Stored records
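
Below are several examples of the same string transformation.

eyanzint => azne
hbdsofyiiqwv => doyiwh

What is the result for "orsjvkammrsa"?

Looking at the pairs, the operation is to keep every other character starting from the first (positions 1st, 3rd, 5th, ...), then move the first character to the end.
On "orsjvkammrsa": the first step gives "osvams", and the second then gives "svamso".

svamso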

## WORK ITEM:
Return exactly what appears above, from the first line of the entries to the line with "hbdsofyiiqwv => doyiwh", inclusive.

## WRITTEN ANSWER:
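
Below are several examples of the same string transformation.

eyanzint => azne
hbdsofyiiqwv => doyiwh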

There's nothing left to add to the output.